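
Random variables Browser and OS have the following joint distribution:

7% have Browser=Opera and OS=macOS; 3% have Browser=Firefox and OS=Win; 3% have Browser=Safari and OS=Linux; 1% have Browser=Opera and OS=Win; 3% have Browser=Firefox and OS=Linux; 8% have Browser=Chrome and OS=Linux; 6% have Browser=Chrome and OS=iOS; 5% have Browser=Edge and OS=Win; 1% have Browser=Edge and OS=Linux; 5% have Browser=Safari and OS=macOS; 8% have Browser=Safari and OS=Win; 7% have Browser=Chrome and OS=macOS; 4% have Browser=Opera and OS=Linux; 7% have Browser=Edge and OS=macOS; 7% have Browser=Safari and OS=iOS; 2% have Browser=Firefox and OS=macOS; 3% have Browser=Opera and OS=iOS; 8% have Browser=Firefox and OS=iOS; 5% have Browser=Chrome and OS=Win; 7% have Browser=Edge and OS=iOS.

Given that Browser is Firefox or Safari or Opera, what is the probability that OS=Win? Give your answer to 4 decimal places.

0.2222

P(Browser=Firefox) = 0.03 + 0.02 + 0.03 + 0.08 = 0.16.
P(Browser=Safari) = 0.08 + 0.05 + 0.03 + 0.07 = 0.23.
P(Browser=Opera) = 0.01 + 0.07 + 0.04 + 0.03 = 0.15.
P(Browser ∈ {Firefox, Safari, Opera}) = 0.16 + 0.23 + 0.15 = 0.54; P(OS=Win, Browser ∈ {Firefox, Safari, Opera}) = 0.03 + 0.08 + 0.01 = 0.12.
P(OS=Win | Browser ∈ {Firefox, Safari, Opera}) = 0.12/0.54 = 0.2222.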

--

**Work request**
The records above are to be transcribed exactly, with nothing left out.

**Exercise answer**
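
Random variables Browser and OS have the following joint distribution:

7% have Browser=Opera and OS=macOS; 3% have Browser=Firefox and OS=Win; 3% have Browser=Safari and OS=Linux; 1% have Browser=Opera and OS=Win; 3% have Browser=Firefox and OS=Linux; 8% have Browser=Chrome and OS=Linux; 6% have Browser=Chrome and OS=iOS; 5% have Browser=Edge and OS=Win; 1% have Browser=Edge and OS=Linux; 5% have Browser=Safari and OS=macOS; 8% have Browser=Safari and OS=Win; 7% have Browser=Chrome and OS=macOS; 4% have Browser=Opera and OS=Linux; 7% have Browser=Edge and OS=macOS; 7% have Browser=Safari and OS=iOS; 2% have Browser=Firefox and OS=macOS; 3% have Browser=Opera and OS=iOS; 8% have Browser=Firefox and OS=iOS; 5% have Browser=Chrome and OS=Win; 7% have Browser=Edge and OS=iOS.

Given that Browser is Firefox or Safari or Opera, what is the probability that OS=Win? Give your answer to 4 decimal places.

0.2222

P(Browser=Firefox) = 0.03 + 0.02 + 0.03 + 0.08 = 0.16.
P(Browser=Safari) = 0.08 + 0.05 + 0.03 + 0.07 = 0.23.
P(Browser=Opera) = 0.01 + 0.07 + 0.04 + 0.03 = 0.15.
P(Browser ∈ {Firefox, Safari, Opera}) = 0.16 + 0.23 + 0.15 = 0.54; P(OS=Win, Browser ∈ {Firefox, Safari, Opera}) = 0.03 + 0.08 + 0.01 = 0.12.
P(OS=Win | Browser ∈ {Firefox, Safari, Opera}) = 0.12/0.54 = 0.2222.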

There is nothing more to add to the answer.